What you should do ::
Output only the lines below from the one containing "from Brent: P 10, Q 8, R 14, S 12, T 3" to the one containing "Demand (units): P", exactly as written, both ends kept.

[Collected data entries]
- Opening Delimiter -
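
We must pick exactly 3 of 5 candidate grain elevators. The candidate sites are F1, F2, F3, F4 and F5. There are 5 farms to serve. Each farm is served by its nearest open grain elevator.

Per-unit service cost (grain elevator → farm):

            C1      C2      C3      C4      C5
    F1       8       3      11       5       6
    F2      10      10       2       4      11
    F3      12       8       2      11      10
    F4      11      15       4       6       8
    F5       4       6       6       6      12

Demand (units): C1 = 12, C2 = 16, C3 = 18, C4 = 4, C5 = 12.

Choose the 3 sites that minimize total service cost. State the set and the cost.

With exactly 3 open, each farm uses its cheapest among the chosen.
{F1, F2, F5}: C1→F5 4·12=48, C2→F1 3·16=48, C3→F2 2·18=36, C4→F2 4·4=16, C5→F1 6·12=72. Service cost 220.
{F1, F3, F5}: service cost 224
{F1, F4, F5}: service cost 260
Among all 10 size-3 choices, {F1, F2, F5} is lowest.

Choose F1, F2 and F5; total service cost 220.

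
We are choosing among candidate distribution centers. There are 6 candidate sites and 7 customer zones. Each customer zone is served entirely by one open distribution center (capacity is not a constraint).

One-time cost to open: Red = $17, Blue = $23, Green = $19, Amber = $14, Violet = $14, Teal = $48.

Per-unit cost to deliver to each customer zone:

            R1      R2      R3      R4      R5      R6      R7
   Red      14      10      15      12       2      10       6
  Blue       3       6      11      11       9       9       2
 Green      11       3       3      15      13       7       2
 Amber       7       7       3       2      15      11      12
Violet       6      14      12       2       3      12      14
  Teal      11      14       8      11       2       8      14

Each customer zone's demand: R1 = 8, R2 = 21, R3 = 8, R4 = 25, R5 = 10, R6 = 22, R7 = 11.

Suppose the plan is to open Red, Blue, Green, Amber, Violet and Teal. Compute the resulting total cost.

Each customer zone is assigned to its cheapest site among the open ones.
{Red, Blue, Green, Amber, Violet, Teal}: R1→Blue 3·8=24, R2→Green 3·21=63, R3→Green 3·8=24, R4→Amber 2·25=50, R5→Red 2·10=20, R6→Green 7·22=154, R7→Blue 2·11=22. Service 357; fixed 135; total 492.

Total cost: 492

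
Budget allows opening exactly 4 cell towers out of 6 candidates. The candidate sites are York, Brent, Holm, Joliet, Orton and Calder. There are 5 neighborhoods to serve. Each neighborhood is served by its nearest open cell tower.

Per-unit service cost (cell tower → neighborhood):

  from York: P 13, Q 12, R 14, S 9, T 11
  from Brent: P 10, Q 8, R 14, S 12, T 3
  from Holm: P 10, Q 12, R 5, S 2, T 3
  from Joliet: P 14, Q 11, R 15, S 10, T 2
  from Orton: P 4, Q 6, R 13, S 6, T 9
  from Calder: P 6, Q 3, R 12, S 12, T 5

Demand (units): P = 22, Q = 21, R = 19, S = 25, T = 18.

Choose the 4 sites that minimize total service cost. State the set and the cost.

Choose Holm, Joliet, Orton and Calder; total service cost 332.

With exactly 4 open, each neighborhood uses its cheapest among the chosen.
{Holm, Joliet, Orton, Calder}: P→Orton 4·22=88, Q→Calder 3·21=63, R→Holm 5·19=95, S→Holm 2·25=50, T→Joliet 2·18=36. Service cost 332.
{York, Holm, Orton, Calder}: service cost 350
{Brent, Holm, Orton, Calder}: service cost 350
Among all 15 size-4 choices, {Holm, Joliet, Orton, Calder} is lowest.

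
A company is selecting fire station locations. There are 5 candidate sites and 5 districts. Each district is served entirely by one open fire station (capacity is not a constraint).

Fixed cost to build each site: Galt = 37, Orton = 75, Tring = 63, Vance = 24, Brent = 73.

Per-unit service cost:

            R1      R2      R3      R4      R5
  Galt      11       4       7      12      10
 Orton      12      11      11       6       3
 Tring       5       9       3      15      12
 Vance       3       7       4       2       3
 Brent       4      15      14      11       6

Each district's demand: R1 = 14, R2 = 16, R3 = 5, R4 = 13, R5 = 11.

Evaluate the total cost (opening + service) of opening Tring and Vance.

Each district is assigned to its cheapest site among the open ones.
{Tring, Vance}: R1→Vance 3·14=42, R2→Vance 7·16=112, R3→Tring 3·5=15, R4→Vance 2·13=26, R5→Vance 3·11=33. Service 228; fixed 87; total 315.

Total cost: 315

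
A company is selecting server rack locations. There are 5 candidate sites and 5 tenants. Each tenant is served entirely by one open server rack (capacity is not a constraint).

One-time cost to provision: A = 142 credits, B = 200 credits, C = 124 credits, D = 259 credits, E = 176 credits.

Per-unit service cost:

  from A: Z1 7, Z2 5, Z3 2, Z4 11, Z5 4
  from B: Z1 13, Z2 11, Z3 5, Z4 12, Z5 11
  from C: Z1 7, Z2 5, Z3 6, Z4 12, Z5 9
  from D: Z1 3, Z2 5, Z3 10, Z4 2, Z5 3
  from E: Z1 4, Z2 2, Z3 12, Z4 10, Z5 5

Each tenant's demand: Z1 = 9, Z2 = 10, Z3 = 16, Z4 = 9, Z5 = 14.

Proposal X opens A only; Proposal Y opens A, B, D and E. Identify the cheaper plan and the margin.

Proposal X is cheaper by 474.

Proposal X: {A}: Z1→A 7·9=63, Z2→A 5·10=50, Z3→A 2·16=32, Z4→A 11·9=99, Z5→A 4·14=56. Service 300; fixed 142; total 442.
Proposal Y: {A, B, D, E}: Z1→D 3·9=27, Z2→E 2·10=20, Z3→A 2·16=32, Z4→D 2·9=18, Z5→D 3·14=42. Service 139; fixed 777; total 916.
Difference: |442 − 916| = 474.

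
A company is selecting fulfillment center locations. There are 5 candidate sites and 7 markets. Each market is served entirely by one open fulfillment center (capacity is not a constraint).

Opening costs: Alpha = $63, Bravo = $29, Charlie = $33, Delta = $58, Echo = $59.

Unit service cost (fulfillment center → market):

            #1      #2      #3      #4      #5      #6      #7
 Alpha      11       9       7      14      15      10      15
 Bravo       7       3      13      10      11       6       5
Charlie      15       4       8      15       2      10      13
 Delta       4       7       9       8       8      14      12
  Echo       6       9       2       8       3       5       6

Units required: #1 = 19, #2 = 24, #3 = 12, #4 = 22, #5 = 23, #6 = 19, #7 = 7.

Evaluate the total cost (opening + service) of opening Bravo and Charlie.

Total cost: 778

Each market is assigned to its cheapest site among the open ones.
{Bravo, Charlie}: #1→Bravo 7·19=133, #2→Bravo 3·24=72, #3→Charlie 8·12=96, #4→Bravo 10·22=220, #5→Charlie 2·23=46, #6→Bravo 6·19=114, #7→Bravo 5·7=35. Service 716; fixed 62; total 778.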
- Closing Delimiter -
Completed exercise ::
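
  from Brent: P 10, Q 8, R 14, S 12, T 3
  from Holm: P 10, Q 12, R 5, S 2, T 3
  from Joliet: P 14, Q 11, R 15, S 10, T 2
  from Orton: P 4, Q 6, R 13, S 6, T 9
  from Calder: P 6, Q 3, R 12, S 12, T 5

Demand (units): P = 22, Q = 21, R = 19, S = 25, T = 18.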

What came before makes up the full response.